◆ **PROBLEM TO WORK ON**
The tail of the records, from the line containing "Calculate d_l₁(-5e₁ - 5e₂, -4e₁ - e₂) in Z²." through the final line, should be printed exactly and on its own.

[Stored items]
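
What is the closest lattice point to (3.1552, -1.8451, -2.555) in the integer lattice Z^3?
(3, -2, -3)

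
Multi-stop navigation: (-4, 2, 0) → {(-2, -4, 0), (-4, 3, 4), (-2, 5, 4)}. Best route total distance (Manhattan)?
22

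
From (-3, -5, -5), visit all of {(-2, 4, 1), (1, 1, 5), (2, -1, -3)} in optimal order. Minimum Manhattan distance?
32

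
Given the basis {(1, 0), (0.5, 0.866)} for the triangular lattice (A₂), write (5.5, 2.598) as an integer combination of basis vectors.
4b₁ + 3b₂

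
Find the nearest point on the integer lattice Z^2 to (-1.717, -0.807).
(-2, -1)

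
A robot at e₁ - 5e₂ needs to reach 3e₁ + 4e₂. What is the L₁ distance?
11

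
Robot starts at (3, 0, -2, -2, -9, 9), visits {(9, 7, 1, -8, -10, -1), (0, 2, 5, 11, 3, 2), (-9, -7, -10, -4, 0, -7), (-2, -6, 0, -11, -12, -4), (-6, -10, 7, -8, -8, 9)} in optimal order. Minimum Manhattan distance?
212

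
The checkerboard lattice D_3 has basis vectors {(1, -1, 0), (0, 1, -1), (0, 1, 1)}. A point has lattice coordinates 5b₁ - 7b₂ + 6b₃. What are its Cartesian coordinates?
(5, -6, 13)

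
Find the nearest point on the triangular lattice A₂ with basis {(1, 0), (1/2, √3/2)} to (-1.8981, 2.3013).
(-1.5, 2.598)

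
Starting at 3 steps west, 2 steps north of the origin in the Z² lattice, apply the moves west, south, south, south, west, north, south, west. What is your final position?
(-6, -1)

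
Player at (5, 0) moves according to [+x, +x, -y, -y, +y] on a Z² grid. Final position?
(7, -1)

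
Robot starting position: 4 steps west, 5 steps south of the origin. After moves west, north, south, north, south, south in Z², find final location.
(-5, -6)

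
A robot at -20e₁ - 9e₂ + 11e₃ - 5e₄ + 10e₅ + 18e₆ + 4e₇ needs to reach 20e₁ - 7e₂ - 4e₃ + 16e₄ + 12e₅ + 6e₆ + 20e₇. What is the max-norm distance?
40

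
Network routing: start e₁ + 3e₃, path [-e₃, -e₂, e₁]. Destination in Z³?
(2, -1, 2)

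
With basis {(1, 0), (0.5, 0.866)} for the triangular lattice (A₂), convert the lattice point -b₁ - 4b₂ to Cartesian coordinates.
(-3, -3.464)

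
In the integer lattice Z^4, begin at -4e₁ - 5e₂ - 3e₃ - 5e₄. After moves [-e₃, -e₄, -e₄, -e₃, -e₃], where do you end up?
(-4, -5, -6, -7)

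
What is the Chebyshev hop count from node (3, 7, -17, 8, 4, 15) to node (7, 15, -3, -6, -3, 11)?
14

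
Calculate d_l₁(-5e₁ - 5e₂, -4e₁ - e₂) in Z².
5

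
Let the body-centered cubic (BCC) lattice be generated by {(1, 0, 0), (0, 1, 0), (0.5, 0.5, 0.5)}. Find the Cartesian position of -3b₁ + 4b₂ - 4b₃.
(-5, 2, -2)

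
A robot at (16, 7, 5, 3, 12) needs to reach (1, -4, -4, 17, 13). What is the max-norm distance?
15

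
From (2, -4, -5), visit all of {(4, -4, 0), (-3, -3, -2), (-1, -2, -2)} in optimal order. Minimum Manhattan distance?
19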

◆ **ANSWER BOX**
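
Calculate d_l₁(-5e₁ - 5e₂, -4e₁ - e₂) in Z².
5

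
Let the body-centered cubic (BCC) lattice be generated by {(1, 0, 0), (0, 1, 0), (0.5, 0.5, 0.5)}. Find the Cartesian position of -3b₁ + 4b₂ - 4b₃.
(-5, 2, -2)

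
A robot at (16, 7, 5, 3, 12) needs to reach (1, -4, -4, 17, 13). What is the max-norm distance?
15

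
From (2, -4, -5), visit all of {(4, -4, 0), (-3, -3, -2), (-1, -2, -2)} in optimal order. Minimum Manhattan distance?
19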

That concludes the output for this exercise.